Below are records that must be duplicated exactly.

(DATA FOR THIS TASK)

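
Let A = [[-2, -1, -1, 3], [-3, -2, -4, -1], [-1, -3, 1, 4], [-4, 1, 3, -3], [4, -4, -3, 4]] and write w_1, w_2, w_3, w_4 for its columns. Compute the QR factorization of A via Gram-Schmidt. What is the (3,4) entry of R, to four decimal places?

w_1 = (-2, -3, -1, -4, 4); ‖w_1‖ = 6.7823, so e_1 = (-0.2949, -0.4423, -0.1474, -0.5898, 0.5898).
e_1·w_2 = (-0.2949)·(-1) + (-0.4423)·(-2) + (-0.1474)·(-3) + (-0.5898)·1 + 0.5898·(-4) = -1.3270.
u_2 = w_2 + 1.3270·e_1 = (-1.3913, -2.5870, -3.1957, 0.2174, -3.2174).
‖u_2‖ = 5.4073, so e_2 = (-0.2573, -0.4784, -0.5910, 0.0402, -0.5950).
e_1·w_3 = (-0.2949)·(-1) + (-0.4423)·(-4) + (-0.1474)·1 + (-0.5898)·3 + 0.5898·(-3) = -1.6219; e_2·w_3 = (-0.2573)·(-1) + (-0.4784)·(-4) + (-0.5910)·1 + 0.0402·3 + (-0.5950)·(-3) = 3.4856.
u_3 = w_3 + 1.6219·e_1 − 3.4856·e_2 = (-0.5814, -3.0498, 2.8208, 1.9033, 0.0305).
‖u_3‖ = 4.6065, so e_3 = (-0.1262, -0.6621, 0.6124, 0.4132, 0.0066).
r_{34} = e_3·w_4 = 1.5197.

r_{34} = 1.5197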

(End DATA FOR THIS TASK)

> [ANSWER FOR THE TASK]:
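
Let A = [[-2, -1, -1, 3], [-3, -2, -4, -1], [-1, -3, 1, 4], [-4, 1, 3, -3], [4, -4, -3, 4]] and write w_1, w_2, w_3, w_4 for its columns. Compute the QR factorization of A via Gram-Schmidt. What is the (3,4) entry of R, to four decimal places?

w_1 = (-2, -3, -1, -4, 4); ‖w_1‖ = 6.7823, so e_1 = (-0.2949, -0.4423, -0.1474, -0.5898, 0.5898).
e_1·w_2 = (-0.2949)·(-1) + (-0.4423)·(-2) + (-0.1474)·(-3) + (-0.5898)·1 + 0.5898·(-4) = -1.3270.
u_2 = w_2 + 1.3270·e_1 = (-1.3913, -2.5870, -3.1957, 0.2174, -3.2174).
‖u_2‖ = 5.4073, so e_2 = (-0.2573, -0.4784, -0.5910, 0.0402, -0.5950).
e_1·w_3 = (-0.2949)·(-1) + (-0.4423)·(-4) + (-0.1474)·1 + (-0.5898)·3 + 0.5898·(-3) = -1.6219; e_2·w_3 = (-0.2573)·(-1) + (-0.4784)·(-4) + (-0.5910)·1 + 0.0402·3 + (-0.5950)·(-3) = 3.4856.
u_3 = w_3 + 1.6219·e_1 − 3.4856·e_2 = (-0.5814, -3.0498, 2.8208, 1.9033, 0.0305).
‖u_3‖ = 4.6065, so e_3 = (-0.1262, -0.6621, 0.6124, 0.4132, 0.0066).
r_{34} = e_3·w_4 = 1.5197.

r_{34} = 1.5197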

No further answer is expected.